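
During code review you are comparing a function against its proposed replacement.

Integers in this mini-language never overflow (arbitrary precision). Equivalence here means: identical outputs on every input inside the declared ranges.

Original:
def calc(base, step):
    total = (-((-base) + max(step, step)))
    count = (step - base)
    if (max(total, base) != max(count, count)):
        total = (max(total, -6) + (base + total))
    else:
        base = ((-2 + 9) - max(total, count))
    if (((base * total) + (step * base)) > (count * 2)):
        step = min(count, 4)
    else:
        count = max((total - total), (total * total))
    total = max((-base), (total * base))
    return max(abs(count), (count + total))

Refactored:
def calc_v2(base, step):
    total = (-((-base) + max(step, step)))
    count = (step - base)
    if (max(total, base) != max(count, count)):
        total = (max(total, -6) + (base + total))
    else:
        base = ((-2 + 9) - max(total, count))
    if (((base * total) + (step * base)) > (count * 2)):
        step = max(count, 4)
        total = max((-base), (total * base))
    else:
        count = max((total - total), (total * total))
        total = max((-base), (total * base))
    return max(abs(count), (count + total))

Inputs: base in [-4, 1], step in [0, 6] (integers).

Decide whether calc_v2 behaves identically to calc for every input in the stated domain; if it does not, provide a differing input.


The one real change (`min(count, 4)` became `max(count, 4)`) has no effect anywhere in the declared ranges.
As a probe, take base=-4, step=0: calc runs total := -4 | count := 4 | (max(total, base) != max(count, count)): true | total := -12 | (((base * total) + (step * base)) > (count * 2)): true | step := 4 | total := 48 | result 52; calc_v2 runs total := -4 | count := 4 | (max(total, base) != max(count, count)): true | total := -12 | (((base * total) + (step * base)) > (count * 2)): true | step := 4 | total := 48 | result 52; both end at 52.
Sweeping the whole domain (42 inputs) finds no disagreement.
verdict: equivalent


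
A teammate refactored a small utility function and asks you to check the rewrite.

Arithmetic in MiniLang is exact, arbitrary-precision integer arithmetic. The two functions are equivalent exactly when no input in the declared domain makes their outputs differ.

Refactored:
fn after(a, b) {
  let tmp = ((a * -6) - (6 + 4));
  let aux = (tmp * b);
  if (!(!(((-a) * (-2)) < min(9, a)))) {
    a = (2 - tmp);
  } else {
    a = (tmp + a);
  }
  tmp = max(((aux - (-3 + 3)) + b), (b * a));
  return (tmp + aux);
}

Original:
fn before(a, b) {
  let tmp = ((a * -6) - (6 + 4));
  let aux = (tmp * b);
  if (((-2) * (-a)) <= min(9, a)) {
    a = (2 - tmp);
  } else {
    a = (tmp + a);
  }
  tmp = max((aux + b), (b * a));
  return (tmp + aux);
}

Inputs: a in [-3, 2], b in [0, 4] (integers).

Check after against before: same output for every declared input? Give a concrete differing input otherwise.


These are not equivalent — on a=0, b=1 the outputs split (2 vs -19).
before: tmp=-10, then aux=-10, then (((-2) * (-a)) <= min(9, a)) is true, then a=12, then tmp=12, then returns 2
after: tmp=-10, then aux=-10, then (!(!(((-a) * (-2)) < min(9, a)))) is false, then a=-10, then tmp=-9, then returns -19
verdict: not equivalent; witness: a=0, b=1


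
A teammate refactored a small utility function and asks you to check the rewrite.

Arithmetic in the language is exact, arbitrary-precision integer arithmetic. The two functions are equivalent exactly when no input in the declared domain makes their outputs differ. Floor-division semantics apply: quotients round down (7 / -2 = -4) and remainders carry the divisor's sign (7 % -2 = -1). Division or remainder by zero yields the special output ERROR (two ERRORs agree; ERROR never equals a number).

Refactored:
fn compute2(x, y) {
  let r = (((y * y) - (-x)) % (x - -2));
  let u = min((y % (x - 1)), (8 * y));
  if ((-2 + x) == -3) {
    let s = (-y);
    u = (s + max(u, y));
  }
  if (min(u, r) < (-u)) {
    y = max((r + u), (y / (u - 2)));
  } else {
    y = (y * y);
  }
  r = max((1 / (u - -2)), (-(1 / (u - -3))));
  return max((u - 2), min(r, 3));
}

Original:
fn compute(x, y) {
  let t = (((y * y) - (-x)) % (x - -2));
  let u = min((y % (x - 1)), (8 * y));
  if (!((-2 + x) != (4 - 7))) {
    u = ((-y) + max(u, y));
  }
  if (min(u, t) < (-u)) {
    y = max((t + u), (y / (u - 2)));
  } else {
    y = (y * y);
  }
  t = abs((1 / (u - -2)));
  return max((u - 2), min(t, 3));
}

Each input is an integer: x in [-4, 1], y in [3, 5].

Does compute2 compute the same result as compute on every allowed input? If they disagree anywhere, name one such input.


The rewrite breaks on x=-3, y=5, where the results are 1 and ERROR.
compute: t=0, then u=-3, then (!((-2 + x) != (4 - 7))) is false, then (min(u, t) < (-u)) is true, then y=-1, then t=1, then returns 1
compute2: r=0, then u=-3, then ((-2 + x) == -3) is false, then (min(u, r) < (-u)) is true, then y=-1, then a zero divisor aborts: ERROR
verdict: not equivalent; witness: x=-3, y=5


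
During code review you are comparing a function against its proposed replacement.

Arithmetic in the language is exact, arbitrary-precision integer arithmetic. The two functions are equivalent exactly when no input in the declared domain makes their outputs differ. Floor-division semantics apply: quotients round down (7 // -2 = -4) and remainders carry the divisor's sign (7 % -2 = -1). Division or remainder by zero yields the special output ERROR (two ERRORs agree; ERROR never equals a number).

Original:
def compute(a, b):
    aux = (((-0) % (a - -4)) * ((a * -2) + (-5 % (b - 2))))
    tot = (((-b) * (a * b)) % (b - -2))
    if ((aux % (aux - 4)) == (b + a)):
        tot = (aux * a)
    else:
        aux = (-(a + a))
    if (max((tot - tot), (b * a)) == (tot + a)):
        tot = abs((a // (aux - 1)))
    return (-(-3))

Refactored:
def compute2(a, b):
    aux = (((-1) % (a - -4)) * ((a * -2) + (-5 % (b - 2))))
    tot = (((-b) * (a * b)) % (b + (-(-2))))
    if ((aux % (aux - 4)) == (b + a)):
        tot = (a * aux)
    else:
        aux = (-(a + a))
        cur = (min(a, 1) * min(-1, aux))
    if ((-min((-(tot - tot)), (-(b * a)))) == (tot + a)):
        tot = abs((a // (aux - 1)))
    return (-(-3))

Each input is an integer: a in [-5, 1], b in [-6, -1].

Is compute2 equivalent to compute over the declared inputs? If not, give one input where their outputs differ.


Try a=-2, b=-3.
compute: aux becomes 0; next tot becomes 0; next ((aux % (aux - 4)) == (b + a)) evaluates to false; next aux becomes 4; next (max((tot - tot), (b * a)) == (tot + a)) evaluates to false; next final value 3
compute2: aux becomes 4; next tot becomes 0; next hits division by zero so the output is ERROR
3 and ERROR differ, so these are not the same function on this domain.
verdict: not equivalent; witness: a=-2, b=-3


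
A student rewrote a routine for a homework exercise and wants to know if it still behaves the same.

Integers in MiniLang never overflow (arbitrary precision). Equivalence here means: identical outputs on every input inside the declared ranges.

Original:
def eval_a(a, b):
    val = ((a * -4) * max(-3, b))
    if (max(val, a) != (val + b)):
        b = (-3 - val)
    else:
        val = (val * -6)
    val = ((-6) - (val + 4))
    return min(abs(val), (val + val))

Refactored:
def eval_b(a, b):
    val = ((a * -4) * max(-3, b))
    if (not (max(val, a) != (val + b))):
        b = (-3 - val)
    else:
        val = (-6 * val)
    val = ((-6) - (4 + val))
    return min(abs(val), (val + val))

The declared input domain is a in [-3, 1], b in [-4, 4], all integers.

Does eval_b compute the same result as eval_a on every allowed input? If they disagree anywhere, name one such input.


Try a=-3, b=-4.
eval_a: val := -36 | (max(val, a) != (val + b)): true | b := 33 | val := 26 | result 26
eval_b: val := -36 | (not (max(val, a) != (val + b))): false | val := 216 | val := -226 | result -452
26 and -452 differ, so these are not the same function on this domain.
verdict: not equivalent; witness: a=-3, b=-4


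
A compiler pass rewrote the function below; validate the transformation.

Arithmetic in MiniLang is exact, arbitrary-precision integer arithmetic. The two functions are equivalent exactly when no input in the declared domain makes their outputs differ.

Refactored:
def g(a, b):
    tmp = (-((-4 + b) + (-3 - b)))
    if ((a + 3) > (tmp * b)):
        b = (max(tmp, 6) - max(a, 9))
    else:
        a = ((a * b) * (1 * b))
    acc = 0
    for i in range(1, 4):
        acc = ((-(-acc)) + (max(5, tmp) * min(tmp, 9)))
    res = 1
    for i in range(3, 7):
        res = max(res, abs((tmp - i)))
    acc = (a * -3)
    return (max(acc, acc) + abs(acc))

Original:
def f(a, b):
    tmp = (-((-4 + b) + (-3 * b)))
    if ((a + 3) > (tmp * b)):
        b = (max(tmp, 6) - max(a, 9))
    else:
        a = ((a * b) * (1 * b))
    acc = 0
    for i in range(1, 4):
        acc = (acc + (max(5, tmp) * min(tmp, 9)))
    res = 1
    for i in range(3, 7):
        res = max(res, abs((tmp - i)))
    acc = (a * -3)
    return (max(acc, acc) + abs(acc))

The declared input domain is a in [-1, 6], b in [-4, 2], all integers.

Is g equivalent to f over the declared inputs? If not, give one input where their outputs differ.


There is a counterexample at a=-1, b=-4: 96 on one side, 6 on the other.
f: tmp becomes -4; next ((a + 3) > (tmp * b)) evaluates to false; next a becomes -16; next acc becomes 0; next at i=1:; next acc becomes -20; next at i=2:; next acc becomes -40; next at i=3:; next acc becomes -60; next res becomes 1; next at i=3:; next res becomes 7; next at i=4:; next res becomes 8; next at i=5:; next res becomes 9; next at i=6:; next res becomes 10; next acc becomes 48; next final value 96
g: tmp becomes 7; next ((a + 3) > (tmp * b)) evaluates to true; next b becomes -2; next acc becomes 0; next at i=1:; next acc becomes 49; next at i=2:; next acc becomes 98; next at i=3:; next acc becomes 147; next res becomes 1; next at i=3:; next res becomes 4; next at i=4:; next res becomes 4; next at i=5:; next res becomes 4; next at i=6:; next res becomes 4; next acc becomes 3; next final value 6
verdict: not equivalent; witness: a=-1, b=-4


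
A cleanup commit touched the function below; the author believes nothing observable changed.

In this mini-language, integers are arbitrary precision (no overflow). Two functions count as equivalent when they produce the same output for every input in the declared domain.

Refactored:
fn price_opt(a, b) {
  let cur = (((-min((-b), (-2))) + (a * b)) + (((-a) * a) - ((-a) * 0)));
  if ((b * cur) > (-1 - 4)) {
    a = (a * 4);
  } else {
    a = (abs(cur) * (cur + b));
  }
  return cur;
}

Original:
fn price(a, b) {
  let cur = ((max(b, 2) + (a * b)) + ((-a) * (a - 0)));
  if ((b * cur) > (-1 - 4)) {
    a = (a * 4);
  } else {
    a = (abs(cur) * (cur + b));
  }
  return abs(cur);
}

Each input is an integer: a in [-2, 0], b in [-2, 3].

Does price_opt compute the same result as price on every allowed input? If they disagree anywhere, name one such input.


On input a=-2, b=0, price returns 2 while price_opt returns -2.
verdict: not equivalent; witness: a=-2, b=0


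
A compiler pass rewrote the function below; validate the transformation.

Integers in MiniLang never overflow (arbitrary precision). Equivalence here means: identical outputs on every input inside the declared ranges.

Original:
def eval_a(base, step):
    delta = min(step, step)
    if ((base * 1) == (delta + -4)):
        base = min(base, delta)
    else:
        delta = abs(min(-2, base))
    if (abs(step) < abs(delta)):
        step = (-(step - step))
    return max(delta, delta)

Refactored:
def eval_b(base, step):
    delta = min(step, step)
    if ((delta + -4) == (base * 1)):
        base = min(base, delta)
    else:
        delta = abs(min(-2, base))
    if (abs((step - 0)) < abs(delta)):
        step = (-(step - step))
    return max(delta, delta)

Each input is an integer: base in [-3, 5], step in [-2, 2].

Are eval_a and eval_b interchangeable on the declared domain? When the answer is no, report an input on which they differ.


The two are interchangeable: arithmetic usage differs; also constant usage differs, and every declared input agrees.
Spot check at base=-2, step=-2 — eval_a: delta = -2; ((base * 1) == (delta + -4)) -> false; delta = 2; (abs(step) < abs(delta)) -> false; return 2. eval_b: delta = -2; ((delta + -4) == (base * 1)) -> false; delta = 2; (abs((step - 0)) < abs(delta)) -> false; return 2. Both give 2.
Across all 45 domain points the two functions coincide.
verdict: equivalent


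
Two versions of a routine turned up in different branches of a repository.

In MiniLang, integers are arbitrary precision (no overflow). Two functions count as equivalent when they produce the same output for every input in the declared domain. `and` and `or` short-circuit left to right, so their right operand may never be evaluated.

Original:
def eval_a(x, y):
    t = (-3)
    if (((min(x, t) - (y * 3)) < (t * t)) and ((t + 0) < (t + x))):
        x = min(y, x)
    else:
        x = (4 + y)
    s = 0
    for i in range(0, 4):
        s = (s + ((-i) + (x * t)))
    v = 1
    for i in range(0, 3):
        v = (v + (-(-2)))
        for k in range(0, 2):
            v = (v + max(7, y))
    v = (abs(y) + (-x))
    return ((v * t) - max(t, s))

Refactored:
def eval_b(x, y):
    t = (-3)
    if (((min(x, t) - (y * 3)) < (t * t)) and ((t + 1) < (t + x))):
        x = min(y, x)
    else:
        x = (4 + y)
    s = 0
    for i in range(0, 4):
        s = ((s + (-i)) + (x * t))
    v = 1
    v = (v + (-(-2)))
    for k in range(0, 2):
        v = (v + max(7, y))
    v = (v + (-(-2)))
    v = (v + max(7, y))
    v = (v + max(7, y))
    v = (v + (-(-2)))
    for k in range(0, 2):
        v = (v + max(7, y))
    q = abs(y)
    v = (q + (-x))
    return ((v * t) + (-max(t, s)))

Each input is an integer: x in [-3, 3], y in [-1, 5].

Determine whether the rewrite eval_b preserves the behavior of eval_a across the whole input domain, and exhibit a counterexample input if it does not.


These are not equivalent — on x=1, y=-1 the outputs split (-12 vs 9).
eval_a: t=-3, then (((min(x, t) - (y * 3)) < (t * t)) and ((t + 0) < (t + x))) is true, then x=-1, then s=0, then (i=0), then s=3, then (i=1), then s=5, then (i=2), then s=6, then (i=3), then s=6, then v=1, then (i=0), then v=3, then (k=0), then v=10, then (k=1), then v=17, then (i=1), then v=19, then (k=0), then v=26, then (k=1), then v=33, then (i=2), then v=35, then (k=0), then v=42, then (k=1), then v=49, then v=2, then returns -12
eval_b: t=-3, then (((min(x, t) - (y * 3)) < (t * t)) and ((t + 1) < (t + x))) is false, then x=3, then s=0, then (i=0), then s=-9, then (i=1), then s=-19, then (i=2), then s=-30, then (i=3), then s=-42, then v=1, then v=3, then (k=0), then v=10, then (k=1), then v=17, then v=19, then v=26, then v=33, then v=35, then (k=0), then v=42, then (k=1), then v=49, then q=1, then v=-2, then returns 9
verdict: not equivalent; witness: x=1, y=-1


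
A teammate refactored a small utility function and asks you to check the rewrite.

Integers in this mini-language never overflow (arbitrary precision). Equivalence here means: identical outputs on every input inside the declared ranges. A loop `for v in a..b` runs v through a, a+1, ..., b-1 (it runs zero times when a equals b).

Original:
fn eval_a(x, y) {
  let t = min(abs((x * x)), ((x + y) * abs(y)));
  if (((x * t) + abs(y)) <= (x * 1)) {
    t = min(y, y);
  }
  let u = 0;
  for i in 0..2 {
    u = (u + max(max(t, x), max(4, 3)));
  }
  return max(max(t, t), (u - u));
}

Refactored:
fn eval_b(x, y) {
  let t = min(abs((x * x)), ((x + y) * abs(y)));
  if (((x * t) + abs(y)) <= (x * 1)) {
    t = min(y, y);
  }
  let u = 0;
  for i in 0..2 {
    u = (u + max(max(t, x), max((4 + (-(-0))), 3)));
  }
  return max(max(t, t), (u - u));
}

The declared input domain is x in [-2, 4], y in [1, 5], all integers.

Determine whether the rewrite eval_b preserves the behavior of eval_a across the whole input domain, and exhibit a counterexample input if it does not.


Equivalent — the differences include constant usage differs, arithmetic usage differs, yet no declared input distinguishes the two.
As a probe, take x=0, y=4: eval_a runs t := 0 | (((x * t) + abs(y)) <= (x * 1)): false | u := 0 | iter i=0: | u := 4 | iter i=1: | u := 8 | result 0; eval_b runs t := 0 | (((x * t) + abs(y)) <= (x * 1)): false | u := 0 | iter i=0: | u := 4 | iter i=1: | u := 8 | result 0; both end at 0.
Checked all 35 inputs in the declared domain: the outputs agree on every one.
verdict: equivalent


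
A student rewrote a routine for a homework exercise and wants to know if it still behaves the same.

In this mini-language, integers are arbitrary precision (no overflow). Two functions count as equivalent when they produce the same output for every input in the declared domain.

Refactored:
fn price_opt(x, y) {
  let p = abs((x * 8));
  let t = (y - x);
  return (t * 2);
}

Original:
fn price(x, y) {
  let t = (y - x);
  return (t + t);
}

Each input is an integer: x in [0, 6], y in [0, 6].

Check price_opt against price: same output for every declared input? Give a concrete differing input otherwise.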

▶ Task goal
Leave out every line after the one with "Inputs: base in". Reproduce the material above exactly from its first line through that line.

▶ Solution for this problem
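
During code review you are comparing a function against its proposed replacement.

Integers in this mini-language never overflow (arbitrary precision). Equivalence here means: identical outputs on every input inside the declared ranges.

Original:
def calc(base, step):
    total = (-((-base) + max(step, step)))
    count = (step - base)
    if (max(total, base) != max(count, count)):
        total = (max(total, -6) + (base + total))
    else:
        base = ((-2 + 9) - max(total, count))
    if (((base * total) + (step * base)) > (count * 2)):
        step = min(count, 4)
    else:
        count = max((total - total), (total * total))
    total = max((-base), (total * base))
    return max(abs(count), (count + total))

Refactored:
def calc_v2(base, step):
    total = (-((-base) + max(step, step)))
    count = (step - base)
    if (max(total, base) != max(count, count)):
        total = (max(total, -6) + (base + total))
    else:
        base = ((-2 + 9) - max(total, count))
    if (((base * total) + (step * base)) > (count * 2)):
        step = max(count, 4)
        total = max((-base), (total * base))
    else:
        count = max((total - total), (total * total))
        total = max((-base), (total * base))
    return max(abs(count), (count + total))

Inputs: base in [-4, 1], step in [0, 6] (integers).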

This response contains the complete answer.